Required action :: Copy exactly the stretch of data below from the line with "F(s) = (-270*2**(2*s)*s**2*(2*s" through the line with "Compute the inverse mellin transform of", including both of those lines.
** Extracted entries follows **
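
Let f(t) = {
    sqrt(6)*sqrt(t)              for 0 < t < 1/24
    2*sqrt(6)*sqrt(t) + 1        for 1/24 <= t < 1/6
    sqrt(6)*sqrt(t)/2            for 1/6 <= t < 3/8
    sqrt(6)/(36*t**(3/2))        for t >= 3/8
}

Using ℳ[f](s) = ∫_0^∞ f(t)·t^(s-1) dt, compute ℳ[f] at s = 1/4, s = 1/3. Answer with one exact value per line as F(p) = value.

F(1/4) = 2**(1/4)*3**(3/4)*(-630 + 167*sqrt(3) + 810*sqrt(2))/810
F(1/3) = 3**(2/3)*(-2268 + 727*3**(2/3) + 3024*2**(2/3))/3780

invert the common scale on t to get sqrt(3)*sqrt(t) on [0, 1/12); 2*sqrt(3)*sqrt(t) + 1 on [1/12, 1/3); sqrt(3)*sqrt(t)/2 on [1/3, 3/4); …
reversing the common scale on t: sqrt(t) on [0, 1/4); 2*sqrt(t) + 1 on [1/4, 1); sqrt(t)/2 on [1, 9/4); …
peel off the power substitution: t on [0, 1/2); 2*t + 1 on [1/2, 1); t/2 on [1, 3/2); …
f breaks at 1/24, 1/6, 3/8 into 4 integrals to sum
on [0, 1/24): add ∫ sqrt(6)*sqrt(t)·t^(s-1) dt
piece [1/24, 1/6): integrate (2*sqrt(6)*sqrt(t) + 1) against the kernel
segment [1/6, 3/8) carries sqrt(6)*sqrt(t)/2; integrate it
between 3/8 and ∞ the integrand is sqrt(6)/(36*t**(3/2))·t^(s-1)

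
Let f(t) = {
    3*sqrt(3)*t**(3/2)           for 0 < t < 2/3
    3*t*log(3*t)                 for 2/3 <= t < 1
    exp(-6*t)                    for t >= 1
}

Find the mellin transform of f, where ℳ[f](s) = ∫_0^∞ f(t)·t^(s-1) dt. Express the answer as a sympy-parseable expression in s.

(-12**s*s*(2*s + 3)*log(4) - 12**s*(2*s + 3)*log(4) + 12**s*(4*s + 6) + 12**s*sqrt(2)*(4*s**2 + 8*s + 4) + 3*18**s*s*(2*s + 3)*log(3) + 18**s*(-6*s - 9) + 3*18**s*(2*s + 3)*log(3) + 3**s*(2*s + 3)*(s**2 + 2*s + 1)*uppergamma(s, 6))/(18**s*(2*s + 3)*(s**2 + 2*s + 1))
  Re(s) > -3/2

the common scale on t comes off first: t**(3/2) on [0, 2); t*log(t) on [2, 3); exp(-2*t) on [3, ∞)
along the cuts 2/3, 1, ℳ[f](s) splits into 3 integrals
on [0, 2/3) integrate f = 3*sqrt(3)*t**(3/2) against the kernel
the [2/3, 1) slice contributes ∫ 3*t*log(3*t)·t^(s-1) dt
over [1, ∞), the kernel integral of exp(-6*t) enters the sum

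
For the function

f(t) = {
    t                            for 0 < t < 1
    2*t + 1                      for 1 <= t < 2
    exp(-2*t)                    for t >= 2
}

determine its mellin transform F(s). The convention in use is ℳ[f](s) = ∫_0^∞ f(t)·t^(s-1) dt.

along the cuts 1, 2, ℳ[f](s) splits into 3 integrals
for t in [0, 1): the term is ∫ t·t^(s-1)
segment [1, 2) carries (2*t + 1); integrate it
over [2, ∞), the kernel integral of exp(-2*t) enters the sum

(2**s*s*(s + 1)*uppergamma(s, 4) - 2*4**s*s - 4**s + 5*8**s*s + 8**s)/(4**s*s*(s + 1))
  Re(s) > -1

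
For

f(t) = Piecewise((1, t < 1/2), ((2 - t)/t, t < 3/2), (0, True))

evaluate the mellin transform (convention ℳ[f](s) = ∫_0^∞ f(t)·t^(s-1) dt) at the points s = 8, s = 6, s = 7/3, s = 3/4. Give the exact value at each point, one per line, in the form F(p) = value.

reversing the shared t-power: t on [0, 1/2); 2 - t on [1/2, 3/2)
f breaks at 1/2 into 2 integrals to sum
piece [0, 1/2): integrate 1 against the kernel
∫ (2 - t)/t·t^(s-1) over [1/2, 3/2)

F(8) = 24039/14336
F(6) = 2173/1920
F(7/3) = 3*2**(2/3)*(-5 + 12*3**(1/3))/56
F(3/4) = 2*2**(1/4)*(14 - 5*3**(3/4))/3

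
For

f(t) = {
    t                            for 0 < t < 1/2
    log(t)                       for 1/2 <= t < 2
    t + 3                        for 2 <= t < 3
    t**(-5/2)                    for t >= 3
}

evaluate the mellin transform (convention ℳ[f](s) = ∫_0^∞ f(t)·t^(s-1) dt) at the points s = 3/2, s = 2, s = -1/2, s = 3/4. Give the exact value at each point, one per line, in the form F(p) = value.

F(3/2) = sqrt(2)*(-1139 + 30*sqrt(2) + 270*log(2) + 864*sqrt(6))/180
F(2) = 2*sqrt(3)/3 + 17*log(2)/8 + 207/16
F(-1/2) = sqrt(2)*(-486*log(2) + sqrt(2) + 648)/162
F(3/4) = 2**(1/4)*(-436*sqrt(2) + 2*2**(3/4)*3**(1/4) + 65 + log(2**(42 + 84*sqrt(2))) + 180*6**(3/4))/63

linearity at 1/2, 2, 3 turns ℳ[f](s) into 4 summed integrals
segment [0, 1/2) carries t; integrate it
[1/2, 2) adds the kernel integral of log(t)
∫ (t + 3)·t^(s-1) over [2, 3)
the [3, ∞) slice contributes ∫ t**(-5/2)·t^(s-1) dt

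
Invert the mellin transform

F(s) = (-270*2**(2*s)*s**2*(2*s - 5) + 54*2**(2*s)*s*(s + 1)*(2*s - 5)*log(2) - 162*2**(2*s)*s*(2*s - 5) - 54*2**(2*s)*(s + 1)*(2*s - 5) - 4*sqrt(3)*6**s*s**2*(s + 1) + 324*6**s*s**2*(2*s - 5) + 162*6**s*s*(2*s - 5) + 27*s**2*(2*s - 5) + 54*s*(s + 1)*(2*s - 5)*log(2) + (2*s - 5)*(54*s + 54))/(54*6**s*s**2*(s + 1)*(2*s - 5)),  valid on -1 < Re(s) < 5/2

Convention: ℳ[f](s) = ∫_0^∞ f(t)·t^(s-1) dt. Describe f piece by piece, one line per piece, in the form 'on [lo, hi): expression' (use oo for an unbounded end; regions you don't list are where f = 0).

remove the common scale on t first: t on [0, 1/2); log(t) on [1/2, 2); t + 3 on [2, 3); …
treat the 4 regions marked off by 1/6, 2/3, 1 separately and sum
∫ over [0, 1/6) of 3*t·t^(s-1) joins the sum
on [1/6, 2/3): add ∫ log(3*t)·t^(s-1) dt
∫ (3*t + 3)·t^(s-1) over [2/3, 1)
segment [1, ∞) carries sqrt(3)/(27*t**(5/2)); integrate it

on [0, 1/6): 3*t
on [1/6, 2/3): log(3*t)
on [2/3, 1): 3*t + 3
on [1, oo): sqrt(3)/(27*t**(5/2))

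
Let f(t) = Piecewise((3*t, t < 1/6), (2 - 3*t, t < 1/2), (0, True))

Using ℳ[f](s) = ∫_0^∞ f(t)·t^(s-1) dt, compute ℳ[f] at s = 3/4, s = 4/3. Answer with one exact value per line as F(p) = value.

reversing the common scale on t: t on [0, 1/2); 2 - t on [1/2, 3/2)
breakpoints 1/6: one integral from each of the 2 segments
the [0, 1/6) slice contributes ∫ 3*t·t^(s-1) dt
piece [1/6, 1/2): integrate (2 - 3*t) against the kernel

F(3/4) = 6**(1/4)*(-22 + 19*3**(3/4))/63
F(4/3) = 6**(2/3)*(-5 + 12*3**(1/3))/168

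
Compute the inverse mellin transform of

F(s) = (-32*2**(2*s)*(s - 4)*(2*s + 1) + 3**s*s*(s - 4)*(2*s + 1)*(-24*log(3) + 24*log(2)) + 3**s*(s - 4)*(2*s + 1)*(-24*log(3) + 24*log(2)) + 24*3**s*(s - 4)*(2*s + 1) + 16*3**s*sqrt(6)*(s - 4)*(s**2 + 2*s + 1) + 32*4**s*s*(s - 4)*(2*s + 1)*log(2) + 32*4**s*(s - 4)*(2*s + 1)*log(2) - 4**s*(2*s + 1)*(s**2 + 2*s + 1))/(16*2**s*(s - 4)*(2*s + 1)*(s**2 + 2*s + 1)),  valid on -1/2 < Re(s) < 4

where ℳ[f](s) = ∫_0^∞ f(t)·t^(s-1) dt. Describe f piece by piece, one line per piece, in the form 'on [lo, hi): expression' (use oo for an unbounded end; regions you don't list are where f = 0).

f breaks at 3/2, 2 into 3 integrals to sum
∫ sqrt(t)·t^(s-1) over [0, 3/2)
between 3/2 and 2 the integrand is t*log(t)·t^(s-1)
piece [2, ∞): integrate t**(-4) against the kernel

on [0, 3/2): sqrt(t)
on [3/2, 2): t*log(t)
on [2, oo): t**(-4)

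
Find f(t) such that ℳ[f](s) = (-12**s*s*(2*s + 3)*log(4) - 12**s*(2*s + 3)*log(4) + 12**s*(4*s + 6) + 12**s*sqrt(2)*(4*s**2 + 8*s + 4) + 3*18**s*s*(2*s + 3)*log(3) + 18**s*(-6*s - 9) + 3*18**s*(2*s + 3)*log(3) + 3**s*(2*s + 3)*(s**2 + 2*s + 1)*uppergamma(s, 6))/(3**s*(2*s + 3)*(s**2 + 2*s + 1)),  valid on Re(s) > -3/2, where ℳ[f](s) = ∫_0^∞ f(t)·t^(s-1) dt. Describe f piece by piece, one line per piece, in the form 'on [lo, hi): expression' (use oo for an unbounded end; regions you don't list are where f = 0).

back out the common scale on t: t**(3/2) on [0, 2); t*log(t) on [2, 3); exp(-2*t) on [3, ∞)
summing 3 kernel integrals split by 4, 6 yields ℳ[f](s)
segment 0 to 4 holds sqrt(2)*t**(3/2)/4; add its integral
for t in [4, 6): the term is ∫ t*log(t/2)/2·t^(s-1)
on [6, ∞) integrate f = exp(-t) against the kernel

on [0, 4): sqrt(2)*t**(3/2)/4
on [4, 6): t*log(t/2)/2
on [6, oo): exp(-t)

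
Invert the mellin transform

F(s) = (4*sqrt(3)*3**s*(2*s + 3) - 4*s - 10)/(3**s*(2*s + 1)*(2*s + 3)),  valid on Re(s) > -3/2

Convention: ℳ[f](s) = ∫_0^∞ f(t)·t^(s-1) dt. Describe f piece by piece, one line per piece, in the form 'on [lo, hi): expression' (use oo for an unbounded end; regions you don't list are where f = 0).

invert the common scale on t to get t**(3/2) on [0, 1); 2*sqrt(t) on [1, 3)
cuts at 1/3: linearity sums the 2 kernel integrals
∫ over [0, 1/3) of 3*sqrt(3)*t**(3/2)·t^(s-1) joins the sum
the [1/3, 1) slice contributes ∫ 2*sqrt(3)*sqrt(t)·t^(s-1) dt

on [0, 1/3): 3*sqrt(3)*t**(3/2)
on [1/3, 1): 2*sqrt(3)*sqrt(t)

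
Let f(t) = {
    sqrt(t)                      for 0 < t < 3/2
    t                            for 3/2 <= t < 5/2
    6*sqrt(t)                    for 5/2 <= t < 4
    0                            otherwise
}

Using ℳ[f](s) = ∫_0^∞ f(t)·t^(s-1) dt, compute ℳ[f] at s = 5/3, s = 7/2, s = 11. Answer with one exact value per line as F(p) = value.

F(5/3) = -225*2**(5/6)*5**(1/6)/26 - 27*2**(1/3)*3**(2/3)/64 + 27*2**(5/6)*3**(1/6)/52 + 75*2**(1/3)*5**(2/3)/64 + 576*2**(1/3)/13
F(7/2) = -9*sqrt(6)/16 + 625*sqrt(10)/144 + 20907/64
F(11) = -146484375*sqrt(10)/23552 + 177147*sqrt(6)/47104 + 154793916757/35328

decompose at 3/2, 5/2; ℳ[f](s) sums the 3 pieces' integrals
∫ sqrt(t)·t^(s-1) over [0, 3/2)
segment [3/2, 5/2) carries t; integrate it
on [5/2, 4) integrate f = 6*sqrt(t) against the kernel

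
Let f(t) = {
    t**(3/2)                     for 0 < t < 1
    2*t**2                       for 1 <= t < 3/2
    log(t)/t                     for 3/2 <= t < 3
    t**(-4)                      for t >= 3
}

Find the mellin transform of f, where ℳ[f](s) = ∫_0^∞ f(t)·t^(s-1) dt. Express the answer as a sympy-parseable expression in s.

summing 4 kernel integrals split by 1, 3/2, 3 yields ℳ[f](s)
on [0, 1) integrate f = t**(3/2) against the kernel
the [1, 3/2) slice contributes ∫ 2*t**2·t^(s-1) dt
over [3/2, 3), the kernel integral of log(t)/t enters the sum
[3, ∞) adds the kernel integral of t**(-4)

(324*2**s*(s - 4)*(s + 2)*(s**2 - 2*s + 1) - 324*2**s*(s - 4)*(2*s + 3)*(s**2 - 2*s + 1) - 108*3**s*s*(s - 4)*(s + 2)*(2*s + 3)*log(3) + 108*3**s*s*(s - 4)*(s + 2)*(2*s + 3)*log(2) - 108*3**s*(s - 4)*(s + 2)*(2*s + 3)*log(2) + 108*3**s*(s - 4)*(s + 2)*(2*s + 3) + 108*3**s*(s - 4)*(s + 2)*(2*s + 3)*log(3) + 729*3**s*(s - 4)*(2*s + 3)*(s**2 - 2*s + 1) + 54*6**s*s*(s - 4)*(s + 2)*(2*s + 3)*log(3) - 54*6**s*(s - 4)*(s + 2)*(2*s + 3)*log(3) - 54*6**s*(s - 4)*(s + 2)*(2*s + 3) - 2*6**s*(s + 2)*(2*s + 3)*(s**2 - 2*s + 1))/(162*2**s*(s - 4)*(s + 2)*(2*s + 3)*(s**2 - 2*s + 1))
  -3/2 < Re(s) < 4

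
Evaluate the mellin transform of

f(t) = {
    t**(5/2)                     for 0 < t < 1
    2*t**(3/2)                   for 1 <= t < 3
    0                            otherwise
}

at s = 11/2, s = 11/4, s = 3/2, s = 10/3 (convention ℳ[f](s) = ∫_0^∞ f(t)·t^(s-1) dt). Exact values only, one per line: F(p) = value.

F(11/2) = 34983/56
F(11/4) = -100/357 + 648*3**(1/4)/17
F(3/2) = 211/12
F(10/3) = -246/1015 + 972*3**(5/6)/29

peel off the shared t-power: t**(3/2) on [0, 1); 2*sqrt(t) on [1, 3)
linearity at 1 turns ℳ[f](s) into 2 summed integrals
[0, 1) adds the kernel integral of t**(5/2)
for t in [1, 3): the term is ∫ 2*t**(3/2)·t^(s-1)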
** End of Extracted entries **
Result of this task ::
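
F(s) = (-270*2**(2*s)*s**2*(2*s - 5) + 54*2**(2*s)*s*(s + 1)*(2*s - 5)*log(2) - 162*2**(2*s)*s*(2*s - 5) - 54*2**(2*s)*(s + 1)*(2*s - 5) - 4*sqrt(3)*6**s*s**2*(s + 1) + 324*6**s*s**2*(2*s - 5) + 162*6**s*s*(2*s - 5) + 27*s**2*(2*s - 5) + 54*s*(s + 1)*(2*s - 5)*log(2) + (2*s - 5)*(54*s + 54))/(54*6**s*s**2*(s + 1)*(2*s - 5)),  valid on -1 < Re(s) < 5/2

Convention: ℳ[f](s) = ∫_0^∞ f(t)·t^(s-1) dt. Describe f piece by piece, one line per piece, in the form 'on [lo, hi): expression' (use oo for an unbounded end; regions you don't list are where f = 0).

remove the common scale on t first: t on [0, 1/2); log(t) on [1/2, 2); t + 3 on [2, 3); …
treat the 4 regions marked off by 1/6, 2/3, 1 separately and sum
∫ over [0, 1/6) of 3*t·t^(s-1) joins the sum
on [1/6, 2/3): add ∫ log(3*t)·t^(s-1) dt
∫ (3*t + 3)·t^(s-1) over [2/3, 1)
segment [1, ∞) carries sqrt(3)/(27*t**(5/2)); integrate it

on [0, 1/6): 3*t
on [1/6, 2/3): log(3*t)
on [2/3, 1): 3*t + 3
on [1, oo): sqrt(3)/(27*t**(5/2))

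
Let f(t) = Piecewise((3*t, t < 1/6), (2 - 3*t, t < 1/2), (0, True))

Using ℳ[f](s) = ∫_0^∞ f(t)·t^(s-1) dt, compute ℳ[f] at s = 3/4, s = 4/3. Answer with one exact value per line as F(p) = value.

reversing the common scale on t: t on [0, 1/2); 2 - t on [1/2, 3/2)
breakpoints 1/6: one integral from each of the 2 segments
the [0, 1/6) slice contributes ∫ 3*t·t^(s-1) dt
piece [1/6, 1/2): integrate (2 - 3*t) against the kernel

F(3/4) = 6**(1/4)*(-22 + 19*3**(3/4))/63
F(4/3) = 6**(2/3)*(-5 + 12*3**(1/3))/168

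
Compute the inverse mellin transform of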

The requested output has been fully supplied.